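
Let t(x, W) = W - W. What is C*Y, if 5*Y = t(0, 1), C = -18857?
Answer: 0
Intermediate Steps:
t(x, W) = 0
Y = 0 (Y = (⅕)*0 = 0)
C*Y = -18857*0 = 0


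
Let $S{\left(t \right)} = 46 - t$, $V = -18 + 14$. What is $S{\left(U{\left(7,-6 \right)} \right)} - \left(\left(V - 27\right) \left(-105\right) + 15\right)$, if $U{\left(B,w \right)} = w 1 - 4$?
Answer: $-3214$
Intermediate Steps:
$V = -4$
$U{\left(B,w \right)} = -4 + w$ ($U{\left(B,w \right)} = w - 4 = -4 + w$)
$S{\left(U{\left(7,-6 \right)} \right)} - \left(\left(V - 27\right) \left(-105\right) + 15\right) = \left(46 - \left(-4 - 6\right)\right) - \left(\left(-4 - 27\right) \left(-105\right) + 15\right) = \left(46 - -10\right) - \left(\left(-4 - 27\right) \left(-105\right) + 15\right) = \left(46 + 10\right) - \left(\left(-31\right) \left(-105\right) + 15\right) = 56 - \left(3255 + 15\right) = 56 - 3270 = -3214$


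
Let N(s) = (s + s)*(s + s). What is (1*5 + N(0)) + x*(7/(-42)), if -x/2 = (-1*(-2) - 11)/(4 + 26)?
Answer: 49/10 ≈ 4.9000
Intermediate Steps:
N(s) = 4*s² (N(s) = (2*s)*(2*s) = 4*s²)
x = ⅗ (x = -2*(-1*(-2) - 11)/(4 + 26) = -2*(2 - 11)/30 = -(-18)/30 = -2*(-3/10) = ⅗ ≈ 0.60000)
(1*5 + N(0)) + x*(7/(-42)) = (1*5 + 4*0²) + 3*(7/(-42))/5 = (5 + 4*0) + 3*(7*(-1/42))/5 = (5 + 0) + (⅗)*(-⅙) = 5 - ⅒ = 49/10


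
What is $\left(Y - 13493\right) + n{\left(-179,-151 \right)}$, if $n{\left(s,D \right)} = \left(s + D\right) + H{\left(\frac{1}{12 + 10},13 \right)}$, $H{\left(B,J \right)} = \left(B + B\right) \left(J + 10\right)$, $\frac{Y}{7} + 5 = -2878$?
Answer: $- \frac{374021}{11} \approx -34002.0$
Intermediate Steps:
$Y = -20181$ ($Y = -35 + 7 \left(-2878\right) = -35 - 20146 = -20181$)
$H{\left(B,J \right)} = 2 B \left(10 + J\right)$
$n{\left(s,D \right)} = \frac{23}{11} + D + s$ ($n{\left(s,D \right)} = \left(s + D\right) + \frac{2 \left(10 + 13\right)}{12 + 10} = \left(D + s\right) + 2 \cdot \frac{1}{22} \cdot 23 = \left(D + s\right) + \frac{23}{11} = \frac{23}{11} + D + s$)
$\left(Y - 13493\right) + n{\left(-179,-151 \right)} = \left(-20181 - 13493\right) - \frac{3607}{11} = -33674 - \frac{3607}{11} = - \frac{374021}{11}$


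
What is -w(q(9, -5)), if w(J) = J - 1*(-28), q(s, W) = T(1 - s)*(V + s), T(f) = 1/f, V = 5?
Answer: -105/4 ≈ -26.250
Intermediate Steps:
q(s, W) = (5 + s)/(1 - s)
w(J) = 28 + J (w(J) = J + 28 = 28 + J)
-w(q(9, -5)) = -(28 + (-5 - 1*9)/(-1 + 9)) = -(28 + (-5 - 9)/8) = -(28 + (1/8)*(-14)) = -(28 - 7/4) = -1*105/4 = -105/4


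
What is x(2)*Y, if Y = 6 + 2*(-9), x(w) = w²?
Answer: -48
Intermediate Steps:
Y = -12 (Y = 6 - 18 = -12)
x(2)*Y = 2²*(-12) = 4*(-12) = -48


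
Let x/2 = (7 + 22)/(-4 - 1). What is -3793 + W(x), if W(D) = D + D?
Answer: -19081/5 ≈ -3816.2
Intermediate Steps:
x = -58/5 (x = 2*((7 + 22)/(-4 - 1)) = 2*(29/(-5)) = 2*(29*(-1/5)) = 2*(-29/5) = -58/5 ≈ -11.600)
W(D) = 2*D
-3793 + W(x) = -3793 + 2*(-58/5) = -3793 - 116/5 = -19081/5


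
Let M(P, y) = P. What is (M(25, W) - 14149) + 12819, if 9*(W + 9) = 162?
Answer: -1305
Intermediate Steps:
W = 9 (W = -9 + (⅑)*162 = -9 + 18 = 9)
(M(25, W) - 14149) + 12819 = (25 - 14149) + 12819 = -14124 + 12819 = -1305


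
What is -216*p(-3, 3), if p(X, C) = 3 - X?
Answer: -1296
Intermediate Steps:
-216*p(-3, 3) = -216*(3 - 1*(-3)) = -216*(3 + 3) = -216*6 = -1296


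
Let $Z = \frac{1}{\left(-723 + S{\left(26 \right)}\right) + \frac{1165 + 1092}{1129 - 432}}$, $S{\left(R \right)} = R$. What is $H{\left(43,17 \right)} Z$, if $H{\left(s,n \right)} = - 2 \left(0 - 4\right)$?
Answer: $- \frac{697}{60444} \approx -0.011531$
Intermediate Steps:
$H{\left(s,n \right)} = 8$ ($H{\left(s,n \right)} = \left(-2\right) \left(-4\right) = 8$)
$Z = - \frac{697}{483552}$ ($Z = \frac{1}{\left(-723 + 26\right) + \frac{1165 + 1092}{1129 - 432}} = \frac{1}{-697 + \frac{2257}{697}} = \frac{1}{- \frac{483552}{697}} = - \frac{697}{483552} \approx -0.0014414$)
$H{\left(43,17 \right)} Z = 8 \left(- \frac{697}{483552}\right) = - \frac{697}{60444}$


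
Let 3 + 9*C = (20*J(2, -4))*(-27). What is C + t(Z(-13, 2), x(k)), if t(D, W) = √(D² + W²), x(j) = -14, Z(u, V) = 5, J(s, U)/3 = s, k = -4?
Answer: -1081/3 + √221 ≈ -345.47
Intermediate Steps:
J(s, U) = 3*s
C = -1081/3 (C = -⅓ + ((20*(3*2))*(-27))/9 = -⅓ + ((20*6)*(-27))/9 = -⅓ + (120*(-27))/9 = -⅓ + (⅑)*(-3240) = -⅓ - 360 = -1081/3 ≈ -360.33)
C + t(Z(-13, 2), x(k)) = -1081/3 + √(5² + (-14)²) = -1081/3 + √(25 + 196) = -1081/3 + √221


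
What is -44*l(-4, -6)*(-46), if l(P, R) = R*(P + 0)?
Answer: 48576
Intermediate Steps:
l(P, R) = P*R (l(P, R) = R*P = P*R)
-44*l(-4, -6)*(-46) = -(-176)*(-6)*(-46) = -44*24*(-46) = -1056*(-46) = 48576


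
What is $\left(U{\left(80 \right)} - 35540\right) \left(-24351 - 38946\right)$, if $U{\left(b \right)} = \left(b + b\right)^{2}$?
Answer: $629172180$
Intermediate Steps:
$U{\left(b \right)} = 4 b^{2}$ ($U{\left(b \right)} = \left(2 b\right)^{2} = 4 b^{2}$)
$\left(U{\left(80 \right)} - 35540\right) \left(-24351 - 38946\right) = \left(4 \cdot 80^{2} - 35540\right) \left(-24351 - 38946\right) = \left(4 \cdot 6400 - 35540\right) \left(-63297\right) = \left(25600 - 35540\right) \left(-63297\right) = \left(-9940\right) \left(-63297\right) = 629172180$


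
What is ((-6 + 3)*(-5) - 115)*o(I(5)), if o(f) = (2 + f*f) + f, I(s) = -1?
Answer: -200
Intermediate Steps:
o(f) = 2 + f + f**2 (o(f) = (2 + f**2) + f = 2 + f + f**2)
((-6 + 3)*(-5) - 115)*o(I(5)) = ((-6 + 3)*(-5) - 115)*(2 - 1 + (-1)**2) = (-3*(-5) - 115)*(2 - 1 + 1) = (15 - 115)*2 = -100*2 = -200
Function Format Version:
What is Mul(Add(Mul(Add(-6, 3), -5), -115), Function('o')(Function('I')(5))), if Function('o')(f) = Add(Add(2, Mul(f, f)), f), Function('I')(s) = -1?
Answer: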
═══
The lines to copy are those in the records above containing the word "Function".

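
Function Format Version:
What is Mul(Add(Mul(Add(-6, 3), -5), -115), Function('o')(Function('I')(5))), if Function('o')(f) = Add(Add(2, Mul(f, f)), f), Function('I')(s) = -1?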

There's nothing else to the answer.